───── INFORMATION GIVEN

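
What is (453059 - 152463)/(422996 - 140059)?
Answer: 300596/282937 ≈ 1.0624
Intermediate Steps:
(453059 - 152463)/(422996 - 140059) = 300596/282937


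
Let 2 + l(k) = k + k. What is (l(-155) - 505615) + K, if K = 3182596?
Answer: 2676669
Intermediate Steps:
l(k) = -2 + 2*k (l(k) = -2 + (k + k) = -2 + 2*k)
(l(-155) - 505615) + K = ((-2 + 2*(-155)) - 505615) + 3182596 = ((-2 - 310) - 505615) + 3182596 = (-312 - 505615) + 3182596 = -505927 + 3182596 = 2676669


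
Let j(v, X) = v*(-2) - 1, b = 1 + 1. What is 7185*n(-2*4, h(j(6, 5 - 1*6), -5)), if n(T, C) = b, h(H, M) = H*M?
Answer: 14370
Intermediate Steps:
b = 2
j(v, X) = -1 - 2*v (j(v, X) = -2*v - 1 = -1 - 2*v)
n(T, C) = 2
7185*n(-2*4, h(j(6, 5 - 1*6), -5)) = 7185*2 = 14370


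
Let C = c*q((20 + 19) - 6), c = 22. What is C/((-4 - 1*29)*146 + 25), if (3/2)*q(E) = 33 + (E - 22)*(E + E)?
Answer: -11132/4793 ≈ -2.3226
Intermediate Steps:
q(E) = 22 + 4*E*(-22 + E)/3 (q(E) = 2*(33 + (E - 22)*(E + E))/3 = 2*(33 + (-22 + E)*(2*E))/3 = 2*(33 + 2*E*(-22 + E))/3 = 22 + 4*E*(-22 + E)/3)
C = 11132 (C = 22*(22 - 88*((20 + 19) - 6)/3 + 4*((20 + 19) - 6)²/3) = 22*(22 - 88*(39 - 6)/3 + 4*(39 - 6)²/3) = 22*(22 - 88/3*33 + (4/3)*33²) = 22*(22 - 968 + (4/3)*1089) = 22*(22 - 968 + 1452) = 22*506 = 11132)
C/((-4 - 1*29)*146 + 25) = 11132/((-4 - 1*29)*146 + 25) = 11132/((-4 - 29)*146 + 25) = 11132/(-33*146 + 25) = 11132/(-4818 + 25) = 11132/(-4793) = 11132*(-1/4793) = -11132/4793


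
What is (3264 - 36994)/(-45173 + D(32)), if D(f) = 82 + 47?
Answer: 16865/22522 ≈ 0.74882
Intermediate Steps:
D(f) = 129
(3264 - 36994)/(-45173 + D(32)) = (3264 - 36994)/(-45173 + 129) = -33730/(-45044) = -33730*(-1/45044) = 16865/22522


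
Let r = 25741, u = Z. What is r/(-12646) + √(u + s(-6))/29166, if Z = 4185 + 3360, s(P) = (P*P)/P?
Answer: -25741/12646 + √7539/29166 ≈ -2.0325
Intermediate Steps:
s(P) = P (s(P) = P²/P = P)
Z = 7545
u = 7545
r/(-12646) + √(u + s(-6))/29166 = 25741/(-12646) + √(7545 - 6)/29166 = 25741*(-1/12646) + √7539*(1/29166) = -25741/12646 + √7539/29166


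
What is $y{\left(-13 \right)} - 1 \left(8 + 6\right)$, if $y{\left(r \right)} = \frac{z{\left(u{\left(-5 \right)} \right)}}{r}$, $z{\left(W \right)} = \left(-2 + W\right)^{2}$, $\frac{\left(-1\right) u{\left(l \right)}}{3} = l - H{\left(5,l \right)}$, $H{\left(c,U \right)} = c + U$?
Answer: $-27$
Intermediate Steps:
$H{\left(c,U \right)} = U + c$
$u{\left(l \right)} = 15$ ($u{\left(l \right)} = - 3 \left(l - \left(l + 5\right)\right) = - 3 \left(l - \left(5 + l\right)\right) = \left(-3\right) \left(-5\right) = 15$)
$y{\left(r \right)} = \frac{169}{r}$ ($y{\left(r \right)} = \frac{\left(-2 + 15\right)^{2}}{r} = \frac{13^{2}}{r} = \frac{169}{r}$)
$y{\left(-13 \right)} - 1 \left(8 + 6\right) = \frac{169}{-13} - 1 \left(8 + 6\right) = 169 \left(- \frac{1}{13}\right) - 1 \cdot 14 = -13 - 14 = -27$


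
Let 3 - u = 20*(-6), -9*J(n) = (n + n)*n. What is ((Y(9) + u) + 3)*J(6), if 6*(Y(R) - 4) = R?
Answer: -1052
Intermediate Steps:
J(n) = -2*n²/9 (J(n) = -(n + n)*n/9 = -2*n*n/9 = -2*n²/9)
Y(R) = 4 + R/6
u = 123 (u = 3 - 20*(-6) = 3 - 1*(-120) = 3 + 120 = 123)
((Y(9) + u) + 3)*J(6) = (((4 + (⅙)*9) + 123) + 3)*(-2/9*6²) = (((4 + 3/2) + 123) + 3)*(-2/9*36) = ((11/2 + 123) + 3)*(-8) = (257/2 + 3)*(-8) = (263/2)*(-8) = -1052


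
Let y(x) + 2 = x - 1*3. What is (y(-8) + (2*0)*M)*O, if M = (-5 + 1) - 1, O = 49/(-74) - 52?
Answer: 50661/74 ≈ 684.61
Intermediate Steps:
y(x) = -5 + x (y(x) = -2 + (x - 1*3) = -2 + (x - 3) = -2 + (-3 + x) = -5 + x)
O = -3897/74 (O = 49*(-1/74) - 52 = -49/74 - 52 = -3897/74 ≈ -52.662)
M = -5 (M = -4 - 1 = -5)
(y(-8) + (2*0)*M)*O = ((-5 - 8) + (2*0)*(-5))*(-3897/74) = (-13 + 0*(-5))*(-3897/74) = (-13 + 0)*(-3897/74) = -13*(-3897/74) = 50661/74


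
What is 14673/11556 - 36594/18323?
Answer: -51342295/70580196 ≈ -0.72743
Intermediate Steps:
14673/11556 - 36594/18323 = 14673*(1/11556) - 36594*1/18323 = 4891/3852 - 36594/18323 = -51342295/70580196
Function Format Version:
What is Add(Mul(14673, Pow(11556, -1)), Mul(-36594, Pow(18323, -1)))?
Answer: Rational(-51342295, 70580196) ≈ -0.72743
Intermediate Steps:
Add(Mul(14673, Pow(11556, -1)), Mul(-36594, Pow(18323, -1))) = Add(Mul(14673, Rational(1, 11556)), Mul(-36594, Rational(1, 18323))) = Add(Rational(4891, 3852), Rational(-36594, 18323)) = Rational(-51342295, 70580196)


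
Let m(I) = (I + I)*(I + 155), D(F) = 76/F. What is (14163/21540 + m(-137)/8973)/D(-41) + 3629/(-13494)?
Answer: -1200776490439/3670657851120 ≈ -0.32713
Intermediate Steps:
m(I) = 2*I*(155 + I) (m(I) = (2*I)*(155 + I) = 2*I*(155 + I))
(14163/21540 + m(-137)/8973)/D(-41) + 3629/(-13494) = (14163/21540 + (2*(-137)*(155 - 137))/8973)/((76/(-41))) + 3629/(-13494) = (14163*(1/21540) + (2*(-137)*18)*(1/8973))/((76*(-1/41))) + 3629*(-1/13494) = (4721/7180 - 4932*1/8973)/(-76/41) - 3629/13494 = (4721/7180 - 548/997)*(-41/76) - 3629/13494 = (772197/7158460)*(-41/76) - 3629/13494 = -31660077/544042960 - 3629/13494 = -1200776490439/3670657851120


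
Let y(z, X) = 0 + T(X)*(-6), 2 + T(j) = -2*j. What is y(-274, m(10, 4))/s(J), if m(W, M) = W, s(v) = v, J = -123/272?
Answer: -11968/41 ≈ -291.90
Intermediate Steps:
J = -123/272 (J = -123*1/272 = -123/272 ≈ -0.45221)
T(j) = -2 - 2*j
y(z, X) = 12 + 12*X (y(z, X) = 0 + (-2 - 2*X)*(-6) = 0 + (12 + 12*X) = 12 + 12*X)
y(-274, m(10, 4))/s(J) = (12 + 12*10)/(-123/272) = (12 + 120)*(-272/123) = 132*(-272/123) = -11968/41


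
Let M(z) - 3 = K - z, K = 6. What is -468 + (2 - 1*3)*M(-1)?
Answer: -478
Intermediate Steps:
M(z) = 9 - z (M(z) = 3 + (6 - z) = 9 - z)
-468 + (2 - 1*3)*M(-1) = -468 + (2 - 1*3)*(9 - 1*(-1)) = -468 + (2 - 3)*(9 + 1) = -468 - 1*10 = -468 - 10 = -478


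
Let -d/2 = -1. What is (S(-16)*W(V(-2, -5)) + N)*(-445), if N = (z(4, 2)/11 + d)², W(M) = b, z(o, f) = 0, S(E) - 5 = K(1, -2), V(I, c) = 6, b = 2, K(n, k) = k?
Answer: -4450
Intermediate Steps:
d = 2 (d = -2*(-1) = 2)
S(E) = 3 (S(E) = 5 - 2 = 3)
W(M) = 2
N = 4 (N = (0/11 + 2)² = (0*(1/11) + 2)² = (0 + 2)² = 2² = 4)
(S(-16)*W(V(-2, -5)) + N)*(-445) = (3*2 + 4)*(-445) = (6 + 4)*(-445) = 10*(-445) = -4450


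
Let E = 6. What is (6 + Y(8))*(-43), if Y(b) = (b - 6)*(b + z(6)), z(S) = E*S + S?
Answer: -4558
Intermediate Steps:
z(S) = 7*S (z(S) = 6*S + S = 7*S)
Y(b) = (-6 + b)*(42 + b) (Y(b) = (b - 6)*(b + 7*6) = (-6 + b)*(b + 42) = (-6 + b)*(42 + b))
(6 + Y(8))*(-43) = (6 + (-252 + 8**2 + 36*8))*(-43) = (6 + (-252 + 64 + 288))*(-43) = (6 + 100)*(-43) = 106*(-43) = -4558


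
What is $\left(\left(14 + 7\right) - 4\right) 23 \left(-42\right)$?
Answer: $-16422$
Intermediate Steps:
$\left(\left(14 + 7\right) - 4\right) 23 \left(-42\right) = \left(21 - 4\right) 23 \left(-42\right) = 17 \cdot 23 \left(-42\right) = 391 \left(-42\right) = -16422$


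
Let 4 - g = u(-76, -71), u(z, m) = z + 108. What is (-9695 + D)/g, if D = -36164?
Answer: 45859/28 ≈ 1637.8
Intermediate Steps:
u(z, m) = 108 + z
g = -28 (g = 4 - (108 - 76) = 4 - 1*32 = 4 - 32 = -28)
(-9695 + D)/g = (-9695 - 36164)/(-28) = -45859*(-1/28) = 45859/28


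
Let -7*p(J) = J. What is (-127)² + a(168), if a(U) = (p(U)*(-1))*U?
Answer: 20161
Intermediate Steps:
p(J) = -J/7
a(U) = U²/7 (a(U) = (-U/7*(-1))*U = (U/7)*U = U²/7)
(-127)² + a(168) = (-127)² + (⅐)*168² = 16129 + (⅐)*28224 = 16129 + 4032 = 20161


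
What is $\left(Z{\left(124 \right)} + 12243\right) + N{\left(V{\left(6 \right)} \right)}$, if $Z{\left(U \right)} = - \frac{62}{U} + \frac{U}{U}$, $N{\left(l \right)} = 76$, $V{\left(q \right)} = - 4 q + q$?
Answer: $\frac{24639}{2} \approx 12320.0$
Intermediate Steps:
$V{\left(q \right)} = - 3 q$
$Z{\left(U \right)} = 1 - \frac{62}{U}$ ($Z{\left(U \right)} = - \frac{62}{U} + 1 = 1 - \frac{62}{U}$)
$\left(Z{\left(124 \right)} + 12243\right) + N{\left(V{\left(6 \right)} \right)} = \left(\frac{-62 + 124}{124} + 12243\right) + 76 = \left(\frac{1}{124} \cdot 62 + 12243\right) + 76 = \left(\frac{1}{2} + 12243\right) + 76 = \frac{24487}{2} + 76 = \frac{24639}{2}$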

──────────

WHAT THE TASK ASKS: Produce only the lines from the line containing "Answer: -11968/41 ≈ -291.90" through the line containing "Answer: 45859/28 ≈ 1637.8", inclusive of both, exactly as they stand in the entries above.

RESPONSE:
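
Answer: -11968/41 ≈ -291.90
Intermediate Steps:
J = -123/272 (J = -123*1/272 = -123/272 ≈ -0.45221)
T(j) = -2 - 2*j
y(z, X) = 12 + 12*X (y(z, X) = 0 + (-2 - 2*X)*(-6) = 0 + (12 + 12*X) = 12 + 12*X)
y(-274, m(10, 4))/s(J) = (12 + 12*10)/(-123/272) = (12 + 120)*(-272/123) = 132*(-272/123) = -11968/41


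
Let M(z) - 3 = K - z, K = 6. What is -468 + (2 - 1*3)*M(-1)?
Answer: -478
Intermediate Steps:
M(z) = 9 - z (M(z) = 3 + (6 - z) = 9 - z)
-468 + (2 - 1*3)*M(-1) = -468 + (2 - 1*3)*(9 - 1*(-1)) = -468 + (2 - 3)*(9 + 1) = -468 - 1*10 = -468 - 10 = -478


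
Let -d/2 = -1. What is (S(-16)*W(V(-2, -5)) + N)*(-445), if N = (z(4, 2)/11 + d)², W(M) = b, z(o, f) = 0, S(E) - 5 = K(1, -2), V(I, c) = 6, b = 2, K(n, k) = k?
Answer: -4450
Intermediate Steps:
d = 2 (d = -2*(-1) = 2)
S(E) = 3 (S(E) = 5 - 2 = 3)
W(M) = 2
N = 4 (N = (0/11 + 2)² = (0*(1/11) + 2)² = (0 + 2)² = 2² = 4)
(S(-16)*W(V(-2, -5)) + N)*(-445) = (3*2 + 4)*(-445) = (6 + 4)*(-445) = 10*(-445) = -4450


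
Let E = 6. What is (6 + Y(8))*(-43), if Y(b) = (b - 6)*(b + z(6)), z(S) = E*S + S?
Answer: -4558
Intermediate Steps:
z(S) = 7*S (z(S) = 6*S + S = 7*S)
Y(b) = (-6 + b)*(42 + b) (Y(b) = (b - 6)*(b + 7*6) = (-6 + b)*(b + 42) = (-6 + b)*(42 + b))
(6 + Y(8))*(-43) = (6 + (-252 + 8**2 + 36*8))*(-43) = (6 + (-252 + 64 + 288))*(-43) = (6 + 100)*(-43) = 106*(-43) = -4558


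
What is $\left(\left(14 + 7\right) - 4\right) 23 \left(-42\right)$?
Answer: $-16422$
Intermediate Steps:
$\left(\left(14 + 7\right) - 4\right) 23 \left(-42\right) = \left(21 - 4\right) 23 \left(-42\right) = 17 \cdot 23 \left(-42\right) = 391 \left(-42\right) = -16422$


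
Let 4 - g = u(-76, -71), u(z, m) = z + 108. What is (-9695 + D)/g, if D = -36164?
Answer: 45859/28 ≈ 1637.8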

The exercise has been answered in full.